What lines of the material hold the string "variable"? Pull each of them out.

DATA FOR THIS TASK below:

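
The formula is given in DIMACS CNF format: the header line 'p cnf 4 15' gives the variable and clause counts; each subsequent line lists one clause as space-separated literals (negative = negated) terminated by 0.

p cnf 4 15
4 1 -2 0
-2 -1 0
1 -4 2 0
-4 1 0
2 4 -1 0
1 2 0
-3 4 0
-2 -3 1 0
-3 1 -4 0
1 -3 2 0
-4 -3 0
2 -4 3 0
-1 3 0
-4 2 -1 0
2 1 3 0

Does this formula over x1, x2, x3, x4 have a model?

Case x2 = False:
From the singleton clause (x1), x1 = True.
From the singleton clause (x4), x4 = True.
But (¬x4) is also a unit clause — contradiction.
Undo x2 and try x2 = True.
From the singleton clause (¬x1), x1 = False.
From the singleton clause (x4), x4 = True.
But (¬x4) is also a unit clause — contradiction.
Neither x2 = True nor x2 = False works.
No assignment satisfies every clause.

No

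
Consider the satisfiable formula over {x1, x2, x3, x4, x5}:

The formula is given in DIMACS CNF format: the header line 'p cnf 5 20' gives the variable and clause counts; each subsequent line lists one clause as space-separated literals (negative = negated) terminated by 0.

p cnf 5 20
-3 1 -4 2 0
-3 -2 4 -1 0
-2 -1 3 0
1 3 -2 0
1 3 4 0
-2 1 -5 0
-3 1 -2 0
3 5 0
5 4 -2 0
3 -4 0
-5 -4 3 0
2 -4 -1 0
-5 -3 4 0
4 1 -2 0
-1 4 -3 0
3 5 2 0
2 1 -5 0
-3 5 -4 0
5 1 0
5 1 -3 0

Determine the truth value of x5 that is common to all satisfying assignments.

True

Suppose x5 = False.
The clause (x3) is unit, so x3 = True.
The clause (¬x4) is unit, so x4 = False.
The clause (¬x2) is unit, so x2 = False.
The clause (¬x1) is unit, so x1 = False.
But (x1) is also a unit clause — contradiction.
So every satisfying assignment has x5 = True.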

End of DATA FOR THIS TASK.
DATA FOR THIS TASK below:

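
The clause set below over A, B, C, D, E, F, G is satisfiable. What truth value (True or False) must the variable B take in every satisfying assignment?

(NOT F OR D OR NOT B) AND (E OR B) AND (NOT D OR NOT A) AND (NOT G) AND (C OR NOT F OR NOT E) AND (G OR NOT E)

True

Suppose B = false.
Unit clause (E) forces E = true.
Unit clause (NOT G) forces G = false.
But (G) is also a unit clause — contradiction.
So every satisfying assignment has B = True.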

End of DATA FOR THIS TASK.
DATA FOR THIS TASK below:

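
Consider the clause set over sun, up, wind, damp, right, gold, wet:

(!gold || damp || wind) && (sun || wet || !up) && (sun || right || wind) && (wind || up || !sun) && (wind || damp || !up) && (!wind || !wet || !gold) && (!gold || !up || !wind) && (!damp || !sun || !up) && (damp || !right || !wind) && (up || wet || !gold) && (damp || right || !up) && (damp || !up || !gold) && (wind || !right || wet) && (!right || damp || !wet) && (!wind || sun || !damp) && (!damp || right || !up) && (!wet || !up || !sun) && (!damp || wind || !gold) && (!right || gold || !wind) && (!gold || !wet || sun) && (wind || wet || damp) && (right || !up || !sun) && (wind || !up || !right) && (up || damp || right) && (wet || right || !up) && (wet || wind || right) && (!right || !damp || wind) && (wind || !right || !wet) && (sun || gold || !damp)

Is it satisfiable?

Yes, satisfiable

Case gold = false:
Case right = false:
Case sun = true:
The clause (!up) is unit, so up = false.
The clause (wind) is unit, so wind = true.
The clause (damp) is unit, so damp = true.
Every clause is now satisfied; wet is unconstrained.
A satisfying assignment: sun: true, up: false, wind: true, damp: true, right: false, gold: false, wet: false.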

End of DATA FOR THIS TASK.

OUTPUT FOR THIS TASK ▸
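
The formula is given in DIMACS CNF format: the header line 'p cnf 4 15' gives the variable and clause counts; each subsequent line lists one clause as space-separated literals (negative = negated) terminated by 0.
The formula is given in DIMACS CNF format: the header line 'p cnf 5 20' gives the variable and clause counts; each subsequent line lists one clause as space-separated literals (negative = negated) terminated by 0.
The clause set below over A, B, C, D, E, F, G is satisfiable. What truth value (True or False) must the variable B take in every satisfying assignment?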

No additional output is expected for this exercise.